• Task instructions: Print the lines that run from the line with "The cart-pole passes" to the line with "t=8: (-0.613059006, 0.529103770, 0.048777906, 0.057877955)", keeping both end lines, exactly as they appear in the entries below, and nothing else.

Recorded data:
--- START ---

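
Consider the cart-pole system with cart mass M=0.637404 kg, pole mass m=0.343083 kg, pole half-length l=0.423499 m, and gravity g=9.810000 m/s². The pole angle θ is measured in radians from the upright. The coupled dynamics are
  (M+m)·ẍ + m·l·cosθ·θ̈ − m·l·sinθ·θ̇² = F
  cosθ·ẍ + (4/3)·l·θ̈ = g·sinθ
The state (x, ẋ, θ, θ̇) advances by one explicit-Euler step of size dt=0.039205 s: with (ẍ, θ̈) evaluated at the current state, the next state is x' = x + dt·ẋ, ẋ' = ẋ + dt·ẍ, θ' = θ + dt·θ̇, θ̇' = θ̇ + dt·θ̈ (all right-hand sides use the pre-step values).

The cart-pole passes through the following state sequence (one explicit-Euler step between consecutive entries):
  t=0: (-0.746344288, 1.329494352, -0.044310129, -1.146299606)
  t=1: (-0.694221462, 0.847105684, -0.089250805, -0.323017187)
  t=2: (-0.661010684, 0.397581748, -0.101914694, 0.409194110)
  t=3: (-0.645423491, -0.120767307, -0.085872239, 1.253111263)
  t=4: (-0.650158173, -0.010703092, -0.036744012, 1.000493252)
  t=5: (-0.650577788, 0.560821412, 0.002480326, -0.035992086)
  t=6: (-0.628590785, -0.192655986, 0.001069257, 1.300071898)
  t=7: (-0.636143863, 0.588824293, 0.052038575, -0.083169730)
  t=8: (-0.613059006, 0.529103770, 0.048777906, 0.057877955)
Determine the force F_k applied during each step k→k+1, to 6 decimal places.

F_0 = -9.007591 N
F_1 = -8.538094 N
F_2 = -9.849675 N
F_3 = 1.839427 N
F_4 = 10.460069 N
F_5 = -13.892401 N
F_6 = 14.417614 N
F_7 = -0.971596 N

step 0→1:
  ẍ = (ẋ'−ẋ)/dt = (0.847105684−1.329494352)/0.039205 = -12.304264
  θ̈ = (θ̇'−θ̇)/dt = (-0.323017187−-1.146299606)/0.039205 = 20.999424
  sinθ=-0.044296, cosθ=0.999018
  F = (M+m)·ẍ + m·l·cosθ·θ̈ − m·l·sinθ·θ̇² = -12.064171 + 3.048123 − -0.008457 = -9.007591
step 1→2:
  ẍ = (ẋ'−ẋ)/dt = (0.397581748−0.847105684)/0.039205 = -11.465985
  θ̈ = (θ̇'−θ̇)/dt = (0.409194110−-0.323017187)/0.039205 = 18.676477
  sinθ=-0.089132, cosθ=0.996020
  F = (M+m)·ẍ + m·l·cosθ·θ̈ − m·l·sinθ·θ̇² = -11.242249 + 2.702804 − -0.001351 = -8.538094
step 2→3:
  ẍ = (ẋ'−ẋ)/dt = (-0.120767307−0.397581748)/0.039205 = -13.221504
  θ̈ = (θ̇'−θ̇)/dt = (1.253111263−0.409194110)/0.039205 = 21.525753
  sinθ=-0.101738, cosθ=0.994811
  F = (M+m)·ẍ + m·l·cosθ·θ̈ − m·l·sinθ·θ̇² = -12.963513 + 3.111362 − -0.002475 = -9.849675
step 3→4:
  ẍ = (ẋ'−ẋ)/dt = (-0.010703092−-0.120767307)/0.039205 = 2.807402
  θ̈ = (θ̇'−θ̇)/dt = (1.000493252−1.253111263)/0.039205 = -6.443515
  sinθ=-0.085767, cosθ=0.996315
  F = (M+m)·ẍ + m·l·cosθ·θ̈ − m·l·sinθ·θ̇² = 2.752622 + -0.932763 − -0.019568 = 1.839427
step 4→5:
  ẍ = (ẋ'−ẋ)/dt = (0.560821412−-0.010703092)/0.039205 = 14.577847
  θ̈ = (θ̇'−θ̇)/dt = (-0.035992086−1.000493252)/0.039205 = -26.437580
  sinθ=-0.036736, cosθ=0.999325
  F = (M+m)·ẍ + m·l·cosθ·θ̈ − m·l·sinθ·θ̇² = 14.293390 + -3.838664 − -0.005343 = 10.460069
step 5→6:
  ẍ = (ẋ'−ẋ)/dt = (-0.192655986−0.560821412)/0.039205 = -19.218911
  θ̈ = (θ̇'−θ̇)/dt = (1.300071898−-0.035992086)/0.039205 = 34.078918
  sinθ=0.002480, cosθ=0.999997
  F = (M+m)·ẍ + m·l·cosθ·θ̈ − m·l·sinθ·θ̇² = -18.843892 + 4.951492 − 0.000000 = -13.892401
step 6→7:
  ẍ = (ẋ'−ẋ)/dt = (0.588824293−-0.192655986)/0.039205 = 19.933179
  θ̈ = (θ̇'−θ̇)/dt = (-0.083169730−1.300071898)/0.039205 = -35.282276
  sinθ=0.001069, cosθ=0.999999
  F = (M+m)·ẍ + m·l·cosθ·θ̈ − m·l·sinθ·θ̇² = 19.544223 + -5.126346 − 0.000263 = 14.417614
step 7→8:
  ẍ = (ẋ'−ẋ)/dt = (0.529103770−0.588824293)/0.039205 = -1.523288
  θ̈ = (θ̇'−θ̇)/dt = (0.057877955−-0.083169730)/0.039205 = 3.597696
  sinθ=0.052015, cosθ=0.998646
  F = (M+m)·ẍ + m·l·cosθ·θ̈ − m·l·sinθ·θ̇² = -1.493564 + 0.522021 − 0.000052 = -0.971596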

--- END ---

• Response box:
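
The cart-pole passes through the following state sequence (one explicit-Euler step between consecutive entries):
  t=0: (-0.746344288, 1.329494352, -0.044310129, -1.146299606)
  t=1: (-0.694221462, 0.847105684, -0.089250805, -0.323017187)
  t=2: (-0.661010684, 0.397581748, -0.101914694, 0.409194110)
  t=3: (-0.645423491, -0.120767307, -0.085872239, 1.253111263)
  t=4: (-0.650158173, -0.010703092, -0.036744012, 1.000493252)
  t=5: (-0.650577788, 0.560821412, 0.002480326, -0.035992086)
  t=6: (-0.628590785, -0.192655986, 0.001069257, 1.300071898)
  t=7: (-0.636143863, 0.588824293, 0.052038575, -0.083169730)
  t=8: (-0.613059006, 0.529103770, 0.048777906, 0.057877955)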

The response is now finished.